## Material shown
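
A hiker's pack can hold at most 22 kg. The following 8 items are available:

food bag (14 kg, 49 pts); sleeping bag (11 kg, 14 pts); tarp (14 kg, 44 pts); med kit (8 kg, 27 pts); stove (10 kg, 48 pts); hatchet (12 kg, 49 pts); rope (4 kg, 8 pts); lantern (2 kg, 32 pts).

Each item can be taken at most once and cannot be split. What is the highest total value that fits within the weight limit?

108 pts

Check high-value combinations within 22 kg:
- med kit+hatchet+lantern: weight 8+12+2=22, value 27+49+32=108
- med kit+stove+lantern: weight 8+10+2=20, value 27+48+32=107
- stove+hatchet: weight 10+12=22, value 48+49=97
Best: 108 pts.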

## Problem to solve
Give every entry again, exactly as it reads.

## Solved problem
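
A hiker's pack can hold at most 22 kg. The following 8 items are available:

food bag (14 kg, 49 pts); sleeping bag (11 kg, 14 pts); tarp (14 kg, 44 pts); med kit (8 kg, 27 pts); stove (10 kg, 48 pts); hatchet (12 kg, 49 pts); rope (4 kg, 8 pts); lantern (2 kg, 32 pts).

Each item can be taken at most once and cannot be split. What is the highest total value that fits within the weight limit?

108 pts

Check high-value combinations within 22 kg:
- med kit+hatchet+lantern: weight 8+12+2=22, value 27+49+32=108
- med kit+stove+lantern: weight 8+10+2=20, value 27+48+32=107
- stove+hatchet: weight 10+12=22, value 48+49=97
Best: 108 pts.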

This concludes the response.